■ **WHAT IS BEING ASKED**:
Every entry has to be output exactly, with none skipped.

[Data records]

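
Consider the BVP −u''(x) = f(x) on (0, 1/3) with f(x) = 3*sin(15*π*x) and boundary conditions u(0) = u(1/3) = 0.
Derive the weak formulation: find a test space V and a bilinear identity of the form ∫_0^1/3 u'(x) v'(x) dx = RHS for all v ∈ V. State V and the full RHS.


V = H^1_0(0, 1/3) (so v(0) = v(1/3) = 0); weak form: ∫_0^1/3 u'v' dx = ∫_0^1/3 (3*sin(15*π*x)) v dx for all v ∈ V.

Multiply both sides by a test function v and integrate from 0 to 1/3:
  ∫_0^1/3 −u''(x) v(x) dx = ∫_0^1/3 f(x) v(x) dx.
Integrate the LHS by parts once:
  ∫_0^1/3 −u'' v dx = −[u'(x) v(x)]_0^1/3 + ∫_0^1/3 u'(x) v'(x) dx.
Thus ∫_0^1/3 u'(x) v'(x) dx = ∫_0^1/3 f(x) v(x) dx + [u'(x) v(x)]_0^1/3.
Choose V so that boundary terms are either known or forced to vanish.
u is Dirichlet: u(0) = u(1/3) = 0. Let V = H^1_0(0, 1/3); then v(0) = v(1/3) = 0, and [u' v]_0^1/3 = 0.
Weak formulation: find u (satisfying any essential BC) such that ∫_0^1/3 u'(x) v'(x) dx = ∫_0^1/3 f v dx for all v ∈ V.
Substituting f(x) = 3*sin(15*π*x), the right-hand side is ∫_0^1/3 (3*sin(15*π*x)) v dx.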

■ **ANSWER TO THE PROBLEM**:
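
Consider the BVP −u''(x) = f(x) on (0, 1/3) with f(x) = 3*sin(15*π*x) and boundary conditions u(0) = u(1/3) = 0.
Derive the weak formulation: find a test space V and a bilinear identity of the form ∫_0^1/3 u'(x) v'(x) dx = RHS for all v ∈ V. State V and the full RHS.


V = H^1_0(0, 1/3) (so v(0) = v(1/3) = 0); weak form: ∫_0^1/3 u'v' dx = ∫_0^1/3 (3*sin(15*π*x)) v dx for all v ∈ V.

Multiply both sides by a test function v and integrate from 0 to 1/3:
  ∫_0^1/3 −u''(x) v(x) dx = ∫_0^1/3 f(x) v(x) dx.
Integrate the LHS by parts once:
  ∫_0^1/3 −u'' v dx = −[u'(x) v(x)]_0^1/3 + ∫_0^1/3 u'(x) v'(x) dx.
Thus ∫_0^1/3 u'(x) v'(x) dx = ∫_0^1/3 f(x) v(x) dx + [u'(x) v(x)]_0^1/3.
Choose V so that boundary terms are either known or forced to vanish.
u is Dirichlet: u(0) = u(1/3) = 0. Let V = H^1_0(0, 1/3); then v(0) = v(1/3) = 0, and [u' v]_0^1/3 = 0.
Weak formulation: find u (satisfying any essential BC) such that ∫_0^1/3 u'(x) v'(x) dx = ∫_0^1/3 f v dx for all v ∈ V.
Substituting f(x) = 3*sin(15*π*x), the right-hand side is ∫_0^1/3 (3*sin(15*π*x)) v dx.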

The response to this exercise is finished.